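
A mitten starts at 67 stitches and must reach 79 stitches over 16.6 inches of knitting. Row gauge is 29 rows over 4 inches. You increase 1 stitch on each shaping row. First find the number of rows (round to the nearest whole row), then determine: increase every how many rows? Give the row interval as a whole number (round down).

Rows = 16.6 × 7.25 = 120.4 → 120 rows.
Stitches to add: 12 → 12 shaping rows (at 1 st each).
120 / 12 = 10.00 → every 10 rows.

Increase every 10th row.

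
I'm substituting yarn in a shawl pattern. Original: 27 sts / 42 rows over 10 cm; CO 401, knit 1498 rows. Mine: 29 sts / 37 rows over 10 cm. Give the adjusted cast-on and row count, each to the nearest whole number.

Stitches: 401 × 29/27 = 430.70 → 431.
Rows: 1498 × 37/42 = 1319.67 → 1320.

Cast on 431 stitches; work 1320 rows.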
::::::
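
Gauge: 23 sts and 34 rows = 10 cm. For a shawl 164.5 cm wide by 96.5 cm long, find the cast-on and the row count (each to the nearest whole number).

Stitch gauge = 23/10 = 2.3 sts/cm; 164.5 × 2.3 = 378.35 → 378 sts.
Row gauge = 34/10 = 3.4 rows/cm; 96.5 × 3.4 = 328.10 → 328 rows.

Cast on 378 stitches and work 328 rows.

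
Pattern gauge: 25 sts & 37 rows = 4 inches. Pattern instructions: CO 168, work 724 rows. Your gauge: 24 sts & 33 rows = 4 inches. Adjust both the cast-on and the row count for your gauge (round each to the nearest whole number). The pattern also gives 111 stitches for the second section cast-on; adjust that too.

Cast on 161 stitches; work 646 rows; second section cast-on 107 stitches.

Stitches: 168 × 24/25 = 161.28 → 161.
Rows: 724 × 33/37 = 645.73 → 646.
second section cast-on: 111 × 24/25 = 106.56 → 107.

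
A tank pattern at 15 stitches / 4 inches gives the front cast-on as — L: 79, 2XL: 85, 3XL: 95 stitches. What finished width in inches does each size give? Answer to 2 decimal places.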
::::::
> [WHAT IS BEING ASKED]: Take the lines above from the one containing "Gauge: 23 sts" to the one containing "A tank pattern" and retype them exactly, both ends included, with nothing added.

> [EXERCISE RESULT]:
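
Gauge: 23 sts and 34 rows = 10 cm. For a shawl 164.5 cm wide by 96.5 cm long, find the cast-on and the row count (each to the nearest whole number).

Stitch gauge = 23/10 = 2.3 sts/cm; 164.5 × 2.3 = 378.35 → 378 sts.
Row gauge = 34/10 = 3.4 rows/cm; 96.5 × 3.4 = 328.10 → 328 rows.

Cast on 378 stitches and work 328 rows.

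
Pattern gauge: 25 sts & 37 rows = 4 inches. Pattern instructions: CO 168, work 724 rows. Your gauge: 24 sts & 33 rows = 4 inches. Adjust both the cast-on and the row count for your gauge (round each to the nearest whole number). The pattern also gives 111 stitches for the second section cast-on; adjust that too.

Cast on 161 stitches; work 646 rows; second section cast-on 107 stitches.

Stitches: 168 × 24/25 = 161.28 → 161.
Rows: 724 × 33/37 = 645.73 → 646.
second section cast-on: 111 × 24/25 = 106.56 → 107.

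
A tank pattern at 15 stitches / 4 inches gives the front cast-on as — L: 79, 2XL: 85, 3XL: 95 stitches. What finished width in inches does each size give? Answer to 2 decimal places.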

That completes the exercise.